## Brief
For this exercise, transcribe all the records below exactly.

· · · · · · ·

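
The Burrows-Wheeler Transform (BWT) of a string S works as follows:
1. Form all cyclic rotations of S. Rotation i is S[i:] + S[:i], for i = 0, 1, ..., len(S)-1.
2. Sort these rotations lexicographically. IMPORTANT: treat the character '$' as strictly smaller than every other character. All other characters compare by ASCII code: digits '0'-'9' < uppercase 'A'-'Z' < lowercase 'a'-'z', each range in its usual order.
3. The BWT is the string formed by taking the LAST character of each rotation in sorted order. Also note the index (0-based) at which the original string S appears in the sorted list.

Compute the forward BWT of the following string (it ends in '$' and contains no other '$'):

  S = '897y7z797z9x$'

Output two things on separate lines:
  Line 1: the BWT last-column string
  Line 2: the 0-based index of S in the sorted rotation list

Answer: xz9y9$87z9777
5

Derivation:
All 13 rotations (rotation i = S[i:]+S[:i]):
  rot[0] = 897y7z797z9x$
  rot[1] = 97y7z797z9x$8
  rot[2] = 7y7z797z9x$89
  rot[3] = y7z797z9x$897
  rot[4] = 7z797z9x$897y
  rot[5] = z797z9x$897y7
  rot[6] = 797z9x$897y7z
  rot[7] = 97z9x$897y7z7
  rot[8] = 7z9x$897y7z79
  rot[9] = z9x$897y7z797
  rot[10] = 9x$897y7z797z
  rot[11] = x$897y7z797z9
  rot[12] = $897y7z797z9x
Sorted (with $ < everything):
  sorted[0] = $897y7z797z9x  (last char: 'x')
  sorted[1] = 797z9x$897y7z  (last char: 'z')
  sorted[2] = 7y7z797z9x$89  (last char: '9')
  sorted[3] = 7z797z9x$897y  (last char: 'y')
  sorted[4] = 7z9x$897y7z79  (last char: '9')
  sorted[5] = 897y7z797z9x$  (last char: '$')
  sorted[6] = 97y7z797z9x$8  (last char: '8')
  sorted[7] = 97z9x$897y7z7  (last char: '7')
  sorted[8] = 9x$897y7z797z  (last char: 'z')
  sorted[9] = x$897y7z797z9  (last char: '9')
  sorted[10] = y7z797z9x$897  (last char: '7')
  sorted[11] = z797z9x$897y7  (last char: '7')
  sorted[12] = z9x$897y7z797  (last char: '7')
Last column: xz9y9$87z9777
Original string S is at sorted index 5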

· · · · · · ·

## Solution to this problem
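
The Burrows-Wheeler Transform (BWT) of a string S works as follows:
1. Form all cyclic rotations of S. Rotation i is S[i:] + S[:i], for i = 0, 1, ..., len(S)-1.
2. Sort these rotations lexicographically. IMPORTANT: treat the character '$' as strictly smaller than every other character. All other characters compare by ASCII code: digits '0'-'9' < uppercase 'A'-'Z' < lowercase 'a'-'z', each range in its usual order.
3. The BWT is the string formed by taking the LAST character of each rotation in sorted order. Also note the index (0-based) at which the original string S appears in the sorted list.

Compute the forward BWT of the following string (it ends in '$' and contains no other '$'):

  S = '897y7z797z9x$'

Output two things on separate lines:
  Line 1: the BWT last-column string
  Line 2: the 0-based index of S in the sorted rotation list

Answer: xz9y9$87z9777
5

Derivation:
All 13 rotations (rotation i = S[i:]+S[:i]):
  rot[0] = 897y7z797z9x$
  rot[1] = 97y7z797z9x$8
  rot[2] = 7y7z797z9x$89
  rot[3] = y7z797z9x$897
  rot[4] = 7z797z9x$897y
  rot[5] = z797z9x$897y7
  rot[6] = 797z9x$897y7z
  rot[7] = 97z9x$897y7z7
  rot[8] = 7z9x$897y7z79
  rot[9] = z9x$897y7z797
  rot[10] = 9x$897y7z797z
  rot[11] = x$897y7z797z9
  rot[12] = $897y7z797z9x
Sorted (with $ < everything):
  sorted[0] = $897y7z797z9x  (last char: 'x')
  sorted[1] = 797z9x$897y7z  (last char: 'z')
  sorted[2] = 7y7z797z9x$89  (last char: '9')
  sorted[3] = 7z797z9x$897y  (last char: 'y')
  sorted[4] = 7z9x$897y7z79  (last char: '9')
  sorted[5] = 897y7z797z9x$  (last char: '$')
  sorted[6] = 97y7z797z9x$8  (last char: '8')
  sorted[7] = 97z9x$897y7z7  (last char: '7')
  sorted[8] = 9x$897y7z797z  (last char: 'z')
  sorted[9] = x$897y7z797z9  (last char: '9')
  sorted[10] = y7z797z9x$897  (last char: '7')
  sorted[11] = z797z9x$897y7  (last char: '7')
  sorted[12] = z9x$897y7z797  (last char: '7')
Last column: xz9y9$87z9777
Original string S is at sorted index 5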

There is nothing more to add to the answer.